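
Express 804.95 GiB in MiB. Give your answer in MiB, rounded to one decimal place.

824,268.8 MiB

804.95 GiB = 804.95 × 2^30 bytes = 864,308,481,228.8 bytes
1 MiB = 2^20 bytes = 1,048,576 bytes
864,308,481,228.8 / 1,048,576 = 824,268.8 MiB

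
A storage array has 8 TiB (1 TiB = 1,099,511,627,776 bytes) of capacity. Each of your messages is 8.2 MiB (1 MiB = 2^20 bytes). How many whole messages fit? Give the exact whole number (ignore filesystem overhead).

Capacity: 8 TiB = 8,796,093,022,208 bytes
Per item: 8.2 MiB = 8,598,323.2 bytes
⌊8,796,093,022,208 / 8,598,323.2⌋ = 1,023,000

1,023,000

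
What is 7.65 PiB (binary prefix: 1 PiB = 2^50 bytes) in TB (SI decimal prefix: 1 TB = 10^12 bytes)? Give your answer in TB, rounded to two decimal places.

7.65 PiB = 7.65 × 2^50 bytes = 8,613,134,287,346,073.6 bytes
1 TB = 1,000,000,000,000 bytes
8,613,134,287,346,073.6 / 1,000,000,000,000 = 8,613.13 TB

8,613.13 TB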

.....

--- Task requirements ---
Give back exactly the lines from the one containing "A storage array" through the last line of the records.

--- Exercise answer ---
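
A storage array has 8 TiB (1 TiB = 1,099,511,627,776 bytes) of capacity. Each of your messages is 8.2 MiB (1 MiB = 2^20 bytes). How many whole messages fit? Give the exact whole number (ignore filesystem overhead).

Capacity: 8 TiB = 8,796,093,022,208 bytes
Per item: 8.2 MiB = 8,598,323.2 bytes
⌊8,796,093,022,208 / 8,598,323.2⌋ = 1,023,000

1,023,000

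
What is 7.65 PiB (binary prefix: 1 PiB = 2^50 bytes) in TB (SI decimal prefix: 1 TB = 10^12 bytes)? Give your answer in TB, rounded to two decimal places.

7.65 PiB = 7.65 × 2^50 bytes = 8,613,134,287,346,073.6 bytes
1 TB = 1,000,000,000,000 bytes
8,613,134,287,346,073.6 / 1,000,000,000,000 = 8,613.13 TB

8,613.13 TB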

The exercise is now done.